The problem: What you give back should match the listing word for word.

------------------------

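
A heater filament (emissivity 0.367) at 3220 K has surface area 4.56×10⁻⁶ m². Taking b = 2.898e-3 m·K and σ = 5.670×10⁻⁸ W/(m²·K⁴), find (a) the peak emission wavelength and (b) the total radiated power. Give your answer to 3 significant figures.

(a) λ_max = b/T = 2.898×10⁻³/3220 = 9.000×10⁻⁷ m = 900 nm.
Area A = 4.56×10⁻⁶ m².
(b) P = εσAT⁴ = 0.367×5.670×10⁻⁸×4.56×10⁻⁶×(3220)⁴ = 10.2 W.

λ_max ≈ 900 nm; P ≈ 10.2 W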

------------------------

Written answer:
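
A heater filament (emissivity 0.367) at 3220 K has surface area 4.56×10⁻⁶ m². Taking b = 2.898e-3 m·K and σ = 5.670×10⁻⁸ W/(m²·K⁴), find (a) the peak emission wavelength and (b) the total radiated power. Give your answer to 3 significant figures.

(a) λ_max = b/T = 2.898×10⁻³/3220 = 9.000×10⁻⁷ m = 900 nm.
Area A = 4.56×10⁻⁶ m².
(b) P = εσAT⁴ = 0.367×5.670×10⁻⁸×4.56×10⁻⁶×(3220)⁴ = 10.2 W.

λ_max ≈ 900 nm; P ≈ 10.2 W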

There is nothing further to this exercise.